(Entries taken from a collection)

——————————

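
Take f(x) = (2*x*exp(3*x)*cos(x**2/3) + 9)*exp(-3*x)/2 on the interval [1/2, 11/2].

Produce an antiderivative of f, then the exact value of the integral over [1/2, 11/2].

Antiderivative: F(x) = 3*(exp(3*x)*sin(x**2/3) - 1)*exp(-3*x)/2; value = 3*sin(121/12)/2 - 3*sin(1/12)/2 - 3*exp(-33/2)/2 + 3*exp(-3/2)/2

Differentiate the proposed F(x) back; it has to land on f(x) exactly.
F(x) = 3*(exp(3*x)*sin(x**2/3) - 1)*exp(-3*x)/2 is an antiderivative of f.
Check: d/dx[3*(exp(3*x)*sin(x**2/3) - 1)*exp(-3*x)/2] = (2*x*exp(3*x)*cos(x**2/3) + 9)*exp(-3*x)/2 = f(x).
F(11/2) = 3*sin(121/12)/2 - 3*exp(-33/2)/2; F(1/2) = -3*exp(-3/2)/2 + 3*sin(1/12)/2.
Integral = F(11/2) - F(1/2) = 3*sin(121/12)/2 - 3*sin(1/12)/2 - 3*exp(-33/2)/2 + 3*exp(-3/2)/2.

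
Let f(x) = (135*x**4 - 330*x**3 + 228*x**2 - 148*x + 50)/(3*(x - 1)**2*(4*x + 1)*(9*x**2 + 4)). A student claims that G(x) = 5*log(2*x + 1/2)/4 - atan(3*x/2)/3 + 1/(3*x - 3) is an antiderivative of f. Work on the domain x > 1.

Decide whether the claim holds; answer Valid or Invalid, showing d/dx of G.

Valid: G'(x) = f(x).

d/dx[G] = (135*x**4 - 330*x**3 + 228*x**2 - 148*x + 50)/(108*x**5 - 189*x**4 + 102*x**3 - 57*x**2 + 24*x + 12)
This equals f(x) exactly, so the claim holds.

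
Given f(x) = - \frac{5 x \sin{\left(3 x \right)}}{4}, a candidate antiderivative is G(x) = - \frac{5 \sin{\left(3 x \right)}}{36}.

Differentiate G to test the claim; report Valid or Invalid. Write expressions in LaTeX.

d/dx[G] = - \frac{5 \cos{\left(3 x \right)}}{12}
d/dx[G] - f(x) = \frac{5 x \sin{\left(3 x \right)}}{4} - \frac{5 \cos{\left(3 x \right)}}{12} != 0.

Invalid: d/dx[G] - f = \frac{5 x \sin{\left(3 x \right)}}{4} - \frac{5 \cos{\left(3 x \right)}}{12}, which is not 0.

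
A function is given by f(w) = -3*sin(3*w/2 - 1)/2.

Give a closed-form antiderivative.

An antiderivative is F(w) = cos(3*w/2 - 1).

Any candidate F(w) must reproduce f(w) exactly when differentiated.
Check: d/dw[cos(3*w/2 - 1)] = -3*sin(3*w/2 - 1)/2 = f(w).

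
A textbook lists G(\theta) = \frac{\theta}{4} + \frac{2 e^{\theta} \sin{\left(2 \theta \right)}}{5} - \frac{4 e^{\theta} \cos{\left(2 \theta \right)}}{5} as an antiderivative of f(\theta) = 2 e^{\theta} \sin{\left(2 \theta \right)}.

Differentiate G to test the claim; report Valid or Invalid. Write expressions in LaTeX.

d/d\theta[G] = 2 e^{\theta} \sin{\left(2 \theta \right)} + \frac{1}{4}
d/d\theta[G] - f(\theta) = \frac{1}{4} != 0.

Invalid: d/d\theta[G] - f = \frac{1}{4}, which is not 0.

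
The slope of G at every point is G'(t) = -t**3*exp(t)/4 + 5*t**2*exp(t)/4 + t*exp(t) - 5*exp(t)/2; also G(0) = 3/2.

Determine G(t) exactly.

G(t) = -t**3*exp(t)/4 + 2*t**2*exp(t) - 3*t*exp(t) + exp(t)/2 + 1

G'(t) has the shape u'v + uv' for u = -t**3/4 + 2*t**2 - 3*t + 1/2 and v = exp(t) — it is the derivative of the product u*v.
A general antiderivative is (-t**3 + 8*t**2 - 12*t + 2)*exp(t)/4 + C.
The condition gives C = 3/2 - (1/2) = 1.
So G(t) = -t**3*exp(t)/4 + 2*t**2*exp(t) - 3*t*exp(t) + exp(t)/2 + 1.
Check: d/dt[-t**3*exp(t)/4 + 2*t**2*exp(t) - 3*t*exp(t) + exp(t)/2 + 1] = -t**3*exp(t)/4 + 5*t**2*exp(t)/4 + t*exp(t) - 5*exp(t)/2 = G'(t).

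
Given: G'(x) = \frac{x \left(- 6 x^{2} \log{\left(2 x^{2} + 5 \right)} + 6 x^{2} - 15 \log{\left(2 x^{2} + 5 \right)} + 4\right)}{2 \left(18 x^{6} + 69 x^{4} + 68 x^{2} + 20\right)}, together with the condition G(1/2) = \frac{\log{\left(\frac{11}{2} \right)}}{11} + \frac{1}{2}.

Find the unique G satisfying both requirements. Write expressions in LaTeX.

Recognize the product-rule pattern: G'(x) = u'v + uv' with u = \frac{1}{4 \left(3 x^{2} + 2\right)}, v = \log{\left(2 x^{2} + 5 \right)}, so integration by parts undoes it.
A general antiderivative is \frac{\log{\left(2 x^{2} + 5 \right)}}{4 \left(3 x^{2} + 2\right)} + C.
The condition gives C = \frac{\log{\left(\frac{11}{2} \right)}}{11} + \frac{1}{2} - (\frac{\log{\left(\frac{11}{2} \right)}}{11}) = \frac{1}{2}.
So G(x) = \frac{1}{2} + \frac{\log{\left(2 x^{2} + 5 \right)}}{4 \left(3 x^{2} + 2\right)}.
Check: d/dx[\frac{1}{2} + \frac{\log{\left(2 x^{2} + 5 \right)}}{4 \left(3 x^{2} + 2\right)}] = \frac{- 6 x^{3} \log{\left(2 x^{2} + 5 \right)} + 6 x^{3} - 15 x \log{\left(2 x^{2} + 5 \right)} + 4 x}{36 x^{6} + 138 x^{4} + 136 x^{2} + 40}, which equals G'(x).

G(x) = \frac{1}{2} + \frac{\log{\left(2 x^{2} + 5 \right)}}{4 \left(3 x^{2} + 2\right)}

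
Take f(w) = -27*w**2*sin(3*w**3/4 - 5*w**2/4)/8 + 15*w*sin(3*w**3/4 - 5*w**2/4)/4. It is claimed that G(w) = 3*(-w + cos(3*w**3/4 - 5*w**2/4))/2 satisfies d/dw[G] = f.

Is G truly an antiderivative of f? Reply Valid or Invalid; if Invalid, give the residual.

d/dw[G] = -27*w**2*sin(3*w**3/4 - 5*w**2/4)/8 + 15*w*sin(3*w**3/4 - 5*w**2/4)/4 - 3/2
d/dw[G] - f(w) = -3/2 != 0.

Invalid: d/dw[G] - f = -3/2, which is not 0.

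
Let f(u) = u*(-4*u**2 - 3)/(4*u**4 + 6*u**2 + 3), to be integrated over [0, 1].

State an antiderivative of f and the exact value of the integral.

Antiderivative: F(u) = -log(2*u**4/3 + u**2 + 1/2)/4; value = -log(13/6)/4 - log(2)/4

The substitution w = 2*u**4/3 + u**2 + 1/2 works: f is exactly (dF/dw)*(dw/du) for that inner function.
F(u) = -log(2*u**4/3 + u**2 + 1/2)/4 is an antiderivative of f.
Check: d/du[-log(2*u**4/3 + u**2 + 1/2)/4] = (-4*u**3 - 3*u)/(4*u**4 + 6*u**2 + 3), which equals f(u).
F(1) = -log(13/6)/4; F(0) = log(2)/4.
Integral = F(1) - F(0) = -log(13/6)/4 - log(2)/4.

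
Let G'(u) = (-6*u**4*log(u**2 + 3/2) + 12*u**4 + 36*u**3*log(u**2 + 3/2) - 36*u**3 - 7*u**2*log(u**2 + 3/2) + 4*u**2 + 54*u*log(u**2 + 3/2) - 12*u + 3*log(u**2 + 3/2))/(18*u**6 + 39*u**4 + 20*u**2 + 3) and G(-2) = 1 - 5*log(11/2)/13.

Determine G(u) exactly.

G(u) = (3*u**2 + u*log(u**2 + 3/2) - 3*log(u**2 + 3/2) + 1)/(3*u**2 + 1)

Since d/du undoes antidifferentiation here, G(u) must give back the stated G'(u).
A general antiderivative is -(4 - 4*u/3)*log(u**2 + 3/2)/(4*u**2 + 4/3) + C.
The condition gives C = 1 - 5*log(11/2)/13 - (-5*log(11/2)/13) = 1.
So G(u) = (3*u**2 + u*log(u**2 + 3/2) - 3*log(u**2 + 3/2) + 1)/(3*u**2 + 1).
Check: d/du[(3*u**2 + u*log(u**2 + 3/2) - 3*log(u**2 + 3/2) + 1)/(3*u**2 + 1)] = (-6*u**4*log(u**2 + 3/2) + 12*u**4 + 36*u**3*log(u**2 + 3/2) - 36*u**3 - 7*u**2*log(u**2 + 3/2) + 4*u**2 + 54*u*log(u**2 + 3/2) - 12*u + 3*log(u**2 + 3/2))/(18*u**6 + 39*u**4 + 20*u**2 + 3) = G'(u).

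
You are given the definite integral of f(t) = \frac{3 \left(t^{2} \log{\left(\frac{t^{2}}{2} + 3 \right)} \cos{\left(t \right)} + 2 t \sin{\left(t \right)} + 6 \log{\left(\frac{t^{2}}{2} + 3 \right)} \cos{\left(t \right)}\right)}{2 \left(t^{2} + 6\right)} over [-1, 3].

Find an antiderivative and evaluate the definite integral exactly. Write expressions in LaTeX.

Recognize the product-rule pattern: f = u'v + uv' with u = \frac{3 \log{\left(\frac{t^{2}}{2} + 3 \right)}}{2}, v = \sin{\left(t \right)}, so integration by parts undoes it.
F(t) = \frac{3 \log{\left(\frac{t^{2}}{2} + 3 \right)} \sin{\left(t \right)}}{2} is an antiderivative of f.
Check: d/dt[\frac{3 \log{\left(\frac{t^{2}}{2} + 3 \right)} \sin{\left(t \right)}}{2}] = \frac{3 t^{2} \log{\left(\frac{t^{2}}{2} + 3 \right)} \cos{\left(t \right)} + 6 t \sin{\left(t \right)} + 18 \log{\left(\frac{t^{2}}{2} + 3 \right)} \cos{\left(t \right)}}{2 t^{2} + 12}, which equals f(t).
F(3) = \frac{3 \log{\left(\frac{15}{2} \right)} \sin{\left(3 \right)}}{2}; F(-1) = - \frac{3 \log{\left(\frac{7}{2} \right)} \sin{\left(1 \right)}}{2}.
Integral = F(3) - F(-1) = \frac{3 \log{\left(\frac{15}{2} \right)} \sin{\left(3 \right)}}{2} + \frac{3 \log{\left(\frac{7}{2} \right)} \sin{\left(1 \right)}}{2}.

Antiderivative: F(t) = \frac{3 \log{\left(\frac{t^{2}}{2} + 3 \right)} \sin{\left(t \right)}}{2}; value = \frac{3 \log{\left(\frac{15}{2} \right)} \sin{\left(3 \right)}}{2} + \frac{3 \log{\left(\frac{7}{2} \right)} \sin{\left(1 \right)}}{2}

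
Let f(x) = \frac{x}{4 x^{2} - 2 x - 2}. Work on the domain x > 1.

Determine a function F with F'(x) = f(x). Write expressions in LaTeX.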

——————————

▶ _EXERCISE AIM_
Only the lines above from the line containing "Determine G(t) exactly." through the line containing "together with the" should be retyped, exactly and with both ends included.

▶ _THE COMPLETED TASK_
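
Determine G(t) exactly.

G(t) = -t**3*exp(t)/4 + 2*t**2*exp(t) - 3*t*exp(t) + exp(t)/2 + 1

G'(t) has the shape u'v + uv' for u = -t**3/4 + 2*t**2 - 3*t + 1/2 and v = exp(t) — it is the derivative of the product u*v.
A general antiderivative is (-t**3 + 8*t**2 - 12*t + 2)*exp(t)/4 + C.
The condition gives C = 3/2 - (1/2) = 1.
So G(t) = -t**3*exp(t)/4 + 2*t**2*exp(t) - 3*t*exp(t) + exp(t)/2 + 1.
Check: d/dt[-t**3*exp(t)/4 + 2*t**2*exp(t) - 3*t*exp(t) + exp(t)/2 + 1] = -t**3*exp(t)/4 + 5*t**2*exp(t)/4 + t*exp(t) - 5*exp(t)/2 = G'(t).

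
Given: G'(x) = \frac{x \left(- 6 x^{2} \log{\left(2 x^{2} + 5 \right)} + 6 x^{2} - 15 \log{\left(2 x^{2} + 5 \right)} + 4\right)}{2 \left(18 x^{6} + 69 x^{4} + 68 x^{2} + 20\right)}, together with the condition G(1/2) = \frac{\log{\left(\frac{11}{2} \right)}}{11} + \frac{1}{2}.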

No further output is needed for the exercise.